■ **PROBLEM STATEMENT**: The data below should be duplicated in full, unchanged.
───
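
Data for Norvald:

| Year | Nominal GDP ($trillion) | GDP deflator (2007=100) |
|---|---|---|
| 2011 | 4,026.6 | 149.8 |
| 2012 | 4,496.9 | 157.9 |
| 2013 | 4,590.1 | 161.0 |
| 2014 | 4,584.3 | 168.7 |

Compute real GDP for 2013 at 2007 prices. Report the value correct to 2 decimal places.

$2,850.99 trillion

Real GDP 2013 = 4590.1 / 1.610 = 2850.99.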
───
■ **YOUR RESPONSE**:
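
Data for Norvald:

| Year | Nominal GDP ($trillion) | GDP deflator (2007=100) |
|---|---|---|
| 2011 | 4,026.6 | 149.8 |
| 2012 | 4,496.9 | 157.9 |
| 2013 | 4,590.1 | 161.0 |
| 2014 | 4,584.3 | 168.7 |

Compute real GDP for 2013 at 2007 prices. Report the value correct to 2 decimal places.

$2,850.99 trillion

Real GDP 2013 = 4590.1 / 1.610 = 2850.99.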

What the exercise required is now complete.